* [What the task requires]: Send back all the data below, exactly as given.

* [Exercise materials]:
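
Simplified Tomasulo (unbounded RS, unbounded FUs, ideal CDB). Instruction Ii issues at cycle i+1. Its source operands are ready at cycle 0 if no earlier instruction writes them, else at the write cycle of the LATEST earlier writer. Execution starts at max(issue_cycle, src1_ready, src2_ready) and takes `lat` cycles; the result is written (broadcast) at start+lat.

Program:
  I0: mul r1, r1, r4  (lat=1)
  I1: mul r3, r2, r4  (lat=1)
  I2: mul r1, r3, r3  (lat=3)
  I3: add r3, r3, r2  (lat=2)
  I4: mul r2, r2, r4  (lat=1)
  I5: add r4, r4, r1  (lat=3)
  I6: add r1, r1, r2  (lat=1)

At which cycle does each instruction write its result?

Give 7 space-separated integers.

I0 mul r1: issue@1 deps=(None,None) exec_start@1 write@2
I1 mul r3: issue@2 deps=(None,None) exec_start@2 write@3
I2 mul r1: issue@3 deps=(1,1) exec_start@3 write@6
I3 add r3: issue@4 deps=(1,None) exec_start@4 write@6
I4 mul r2: issue@5 deps=(None,None) exec_start@5 write@6
I5 add r4: issue@6 deps=(None,2) exec_start@6 write@9
I6 add r1: issue@7 deps=(2,4) exec_start@7 write@8

Answer: 2 3 6 6 6 9 8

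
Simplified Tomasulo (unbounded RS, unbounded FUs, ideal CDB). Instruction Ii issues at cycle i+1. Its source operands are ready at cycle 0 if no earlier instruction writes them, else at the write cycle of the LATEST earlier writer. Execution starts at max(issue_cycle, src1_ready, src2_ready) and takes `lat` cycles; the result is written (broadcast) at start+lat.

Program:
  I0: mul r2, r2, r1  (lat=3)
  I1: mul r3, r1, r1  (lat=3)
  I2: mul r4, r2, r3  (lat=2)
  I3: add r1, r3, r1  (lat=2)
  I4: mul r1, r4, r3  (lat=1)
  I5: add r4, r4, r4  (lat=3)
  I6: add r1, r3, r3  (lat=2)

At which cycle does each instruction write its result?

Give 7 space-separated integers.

Answer: 4 5 7 7 8 10 9

Derivation:
I0 mul r2: issue@1 deps=(None,None) exec_start@1 write@4
I1 mul r3: issue@2 deps=(None,None) exec_start@2 write@5
I2 mul r4: issue@3 deps=(0,1) exec_start@5 write@7
I3 add r1: issue@4 deps=(1,None) exec_start@5 write@7
I4 mul r1: issue@5 deps=(2,1) exec_start@7 write@8
I5 add r4: issue@6 deps=(2,2) exec_start@7 write@10
I6 add r1: issue@7 deps=(1,1) exec_start@7 write@9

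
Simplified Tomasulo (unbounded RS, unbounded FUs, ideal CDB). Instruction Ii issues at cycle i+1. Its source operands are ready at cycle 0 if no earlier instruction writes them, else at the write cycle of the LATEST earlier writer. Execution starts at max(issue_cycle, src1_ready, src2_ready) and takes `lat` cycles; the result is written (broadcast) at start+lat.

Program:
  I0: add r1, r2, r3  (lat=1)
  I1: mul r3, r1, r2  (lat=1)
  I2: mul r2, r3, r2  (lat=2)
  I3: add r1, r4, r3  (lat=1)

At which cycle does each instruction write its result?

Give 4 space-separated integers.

Answer: 2 3 5 5

Derivation:
I0 add r1: issue@1 deps=(None,None) exec_start@1 write@2
I1 mul r3: issue@2 deps=(0,None) exec_start@2 write@3
I2 mul r2: issue@3 deps=(1,None) exec_start@3 write@5
I3 add r1: issue@4 deps=(None,1) exec_start@4 write@5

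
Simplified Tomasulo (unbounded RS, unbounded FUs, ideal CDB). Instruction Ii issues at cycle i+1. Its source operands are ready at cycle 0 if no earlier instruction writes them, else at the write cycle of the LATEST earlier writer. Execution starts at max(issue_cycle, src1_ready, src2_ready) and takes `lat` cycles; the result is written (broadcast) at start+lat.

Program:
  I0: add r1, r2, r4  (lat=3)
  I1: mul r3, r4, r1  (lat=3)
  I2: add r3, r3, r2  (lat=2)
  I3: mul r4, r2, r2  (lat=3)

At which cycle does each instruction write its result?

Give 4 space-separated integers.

Answer: 4 7 9 7

Derivation:
I0 add r1: issue@1 deps=(None,None) exec_start@1 write@4
I1 mul r3: issue@2 deps=(None,0) exec_start@4 write@7
I2 add r3: issue@3 deps=(1,None) exec_start@7 write@9
I3 mul r4: issue@4 deps=(None,None) exec_start@4 write@7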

* [Response]:
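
Simplified Tomasulo (unbounded RS, unbounded FUs, ideal CDB). Instruction Ii issues at cycle i+1. Its source operands are ready at cycle 0 if no earlier instruction writes them, else at the write cycle of the LATEST earlier writer. Execution starts at max(issue_cycle, src1_ready, src2_ready) and takes `lat` cycles; the result is written (broadcast) at start+lat.

Program:
  I0: mul r1, r1, r4  (lat=1)
  I1: mul r3, r2, r4  (lat=1)
  I2: mul r1, r3, r3  (lat=3)
  I3: add r3, r3, r2  (lat=2)
  I4: mul r2, r2, r4  (lat=1)
  I5: add r4, r4, r1  (lat=3)
  I6: add r1, r1, r2  (lat=1)

At which cycle does each instruction write its result?

Give 7 space-separated integers.

I0 mul r1: issue@1 deps=(None,None) exec_start@1 write@2
I1 mul r3: issue@2 deps=(None,None) exec_start@2 write@3
I2 mul r1: issue@3 deps=(1,1) exec_start@3 write@6
I3 add r3: issue@4 deps=(1,None) exec_start@4 write@6
I4 mul r2: issue@5 deps=(None,None) exec_start@5 write@6
I5 add r4: issue@6 deps=(None,2) exec_start@6 write@9
I6 add r1: issue@7 deps=(2,4) exec_start@7 write@8

Answer: 2 3 6 6 6 9 8

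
Simplified Tomasulo (unbounded RS, unbounded FUs, ideal CDB). Instruction Ii issues at cycle i+1. Its source operands are ready at cycle 0 if no earlier instruction writes them, else at the write cycle of the LATEST earlier writer. Execution starts at max(issue_cycle, src1_ready, src2_ready) and takes `lat` cycles; the result is written (broadcast) at start+lat.

Program:
  I0: mul r2, r2, r1  (lat=3)
  I1: mul r3, r1, r1  (lat=3)
  I2: mul r4, r2, r3  (lat=2)
  I3: add r1, r3, r1  (lat=2)
  I4: mul r1, r4, r3  (lat=1)
  I5: add r4, r4, r4  (lat=3)
  I6: add r1, r3, r3  (lat=2)

At which cycle does each instruction write its result?

Give 7 space-separated integers.

Answer: 4 5 7 7 8 10 9

Derivation:
I0 mul r2: issue@1 deps=(None,None) exec_start@1 write@4
I1 mul r3: issue@2 deps=(None,None) exec_start@2 write@5
I2 mul r4: issue@3 deps=(0,1) exec_start@5 write@7
I3 add r1: issue@4 deps=(1,None) exec_start@5 write@7
I4 mul r1: issue@5 deps=(2,1) exec_start@7 write@8
I5 add r4: issue@6 deps=(2,2) exec_start@7 write@10
I6 add r1: issue@7 deps=(1,1) exec_start@7 write@9

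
Simplified Tomasulo (unbounded RS, unbounded FUs, ideal CDB). Instruction Ii issues at cycle i+1. Its source operands are ready at cycle 0 if no earlier instruction writes them, else at the write cycle of the LATEST earlier writer. Execution starts at max(issue_cycle, src1_ready, src2_ready) and takes `lat` cycles; the result is written (broadcast) at start+lat.

Program:
  I0: add r1, r2, r3  (lat=1)
  I1: mul r3, r1, r2  (lat=1)
  I2: mul r2, r3, r2  (lat=2)
  I3: add r1, r4, r3  (lat=1)

At which cycle does each instruction write its result?

Give 4 space-separated integers.

Answer: 2 3 5 5

Derivation:
I0 add r1: issue@1 deps=(None,None) exec_start@1 write@2
I1 mul r3: issue@2 deps=(0,None) exec_start@2 write@3
I2 mul r2: issue@3 deps=(1,None) exec_start@3 write@5
I3 add r1: issue@4 deps=(None,1) exec_start@4 write@5

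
Simplified Tomasulo (unbounded RS, unbounded FUs, ideal CDB). Instruction Ii issues at cycle i+1. Its source operands are ready at cycle 0 if no earlier instruction writes them, else at the write cycle of the LATEST earlier writer. Execution starts at max(issue_cycle, src1_ready, src2_ready) and takes `lat` cycles; the result is written (broadcast) at start+lat.

Program:
  I0: add r1, r2, r4  (lat=3)
  I1: mul r3, r4, r1  (lat=3)
  I2: add r3, r3, r2  (lat=2)
  I3: mul r4, r2, r2  (lat=3)

At which cycle does each instruction write its result?

Give 4 space-separated integers.

Answer: 4 7 9 7

Derivation:
I0 add r1: issue@1 deps=(None,None) exec_start@1 write@4
I1 mul r3: issue@2 deps=(None,0) exec_start@4 write@7
I2 add r3: issue@3 deps=(1,None) exec_start@7 write@9
I3 mul r4: issue@4 deps=(None,None) exec_start@4 write@7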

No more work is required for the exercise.